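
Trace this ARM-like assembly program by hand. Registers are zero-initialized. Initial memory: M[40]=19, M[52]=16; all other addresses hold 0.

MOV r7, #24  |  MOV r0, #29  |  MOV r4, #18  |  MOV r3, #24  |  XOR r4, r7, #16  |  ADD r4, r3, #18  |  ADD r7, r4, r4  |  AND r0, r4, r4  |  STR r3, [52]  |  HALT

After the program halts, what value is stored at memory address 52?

MOV r7, #24 → r7=24
MOV r0, #29 → r0=29
MOV r4, #18 → r4=18
MOV r3, #24 → r3=24
XOR r4, r7, #16 → r4=24^16=8
ADD r4, r3, #18 → r4=24+18=42
ADD r7, r4, r4 → r7=42+42=84
AND r0, r4, r4 → r0=42&42=42
STR r3, [52] → M[52]=24
halt.

24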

• [Problem to solve] Your answer must be the line that contains "After the program" and every line after it to the end of the records, reproduced exactly.

• [Written solution]
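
After the program halts, what value is stored at memory address 52?

MOV r7, #24 → r7=24
MOV r0, #29 → r0=29
MOV r4, #18 → r4=18
MOV r3, #24 → r3=24
XOR r4, r7, #16 → r4=24^16=8
ADD r4, r3, #18 → r4=24+18=42
ADD r7, r4, r4 → r7=42+42=84
AND r0, r4, r4 → r0=42&42=42
STR r3, [52] → M[52]=24
halt.

24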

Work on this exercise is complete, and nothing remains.